*What the task requires*:
Whenever the word "Compute" shows up in a line of the data, copy that line.

-- Records for this exercise follows --

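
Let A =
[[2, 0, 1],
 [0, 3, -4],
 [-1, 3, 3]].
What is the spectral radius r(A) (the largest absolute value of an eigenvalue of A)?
r(A) ≈ 4.6601

The eigenvalues of A are the roots of its characteristic polynomial. With M = A (coefficients from the trace, the sum of principal 2x2 minors, and det A):
  p(λ) = det(λ I - M) = λ^3 - 8λ^2 + 34λ - 45.
No integer candidate from the rational root theorem (±divisors of 45) is a root, so the roots are irrational. The cubic discriminant is Δ = -9747 < 0, so there is one real root and a complex-conjugate pair. p(2) = -1 and p(3) = 12 have opposite signs, so a root lies in (2, 3); Newton's method refines it to λ ≈ 2.0721. Dividing out (λ - (2.0721)) leaves approximately λ^2 - 5.9279λ + 21.7166. For λ^2 - 5.9279λ + 21.7166 the discriminant is -51.727. It is negative, so the remaining roots are the complex-conjugate pair λ ≈ 2.9639 ± 3.5961i. Their product equals the constant term, so |λ|^2 ≈ 21.7166 and |λ| ≈ 4.6601.
Thus the eigenvalues (to 4 decimals) are 2.0721 (modulus 2.0721); 2.9639 ± 3.5961i (modulus 4.6601). The spectral radius is the largest modulus: r(A) ≈ 4.6601. (Cross-check: r(A) ≤ ||A||_2 ≈ 5.1962; equality holds whenever A is normal, though it can also hold for some non-normal A.)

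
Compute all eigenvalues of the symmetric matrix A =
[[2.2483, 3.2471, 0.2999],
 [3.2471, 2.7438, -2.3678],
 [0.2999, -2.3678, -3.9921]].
sigma(A) ≈ {-5, 0, 6}

A is real symmetric, so its spectrum consists of real eigenvalues. Expanding the characteristic polynomial of the displayed matrix gives
  det(λ I - A) = p(λ) = λ^3 + (-1)λ^2 + (-30)λ + (-0.0012).
Solving p(λ) = 0 yields eigenvalues ≈ -5, 0, 6. (A is shown rounded to 4 decimals, so these recover the underlying integer eigenvalues to within that precision.)
Verification: the trace of A = 1 equals the sum of eigenvalues 1, and det(A) ≈ 0.0012 matches the eigenvalue product 0.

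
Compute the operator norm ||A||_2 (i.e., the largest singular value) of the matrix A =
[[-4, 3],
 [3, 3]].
||A||_2 = sqrt((43 + sqrt(85))/2) ≈ 5.1098 (= sqrt(largest eigenvalue of A^T A))

||A||_2 = sigma_max(A) = sqrt(lambda_max(A^T A)). Form the symmetric matrix M = A^T A =
[[25, -3],
 [-3, 18]].
Its characteristic polynomial (trace, determinant of M give the coefficients) is
  p(λ) = det(λ I - M) = λ^2 - 43λ + 441.
For λ^2 - 43λ + 441 the discriminant is 85. It is nonnegative but not a perfect square, so the roots are real and irrational: λ = (43 ± sqrt(85))/2 ≈ 26.1098, 16.8902.
So the eigenvalues of A^T A are ≈ 16.8902, 26.1098 (all ≥ 0, as they must be for A^T A). The largest is λ_max = (43 + sqrt(85))/2 ≈ 26.1098, hence ||A||_2 = sqrt(λ_max) = sqrt((43 + sqrt(85))/2) ≈ 5.1098.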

-- Records for this exercise concluded --

*Solution to this problem*:
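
Compute all eigenvalues of the symmetric matrix A =
Compute the operator norm ||A||_2 (i.e., the largest singular value) of the matrix A =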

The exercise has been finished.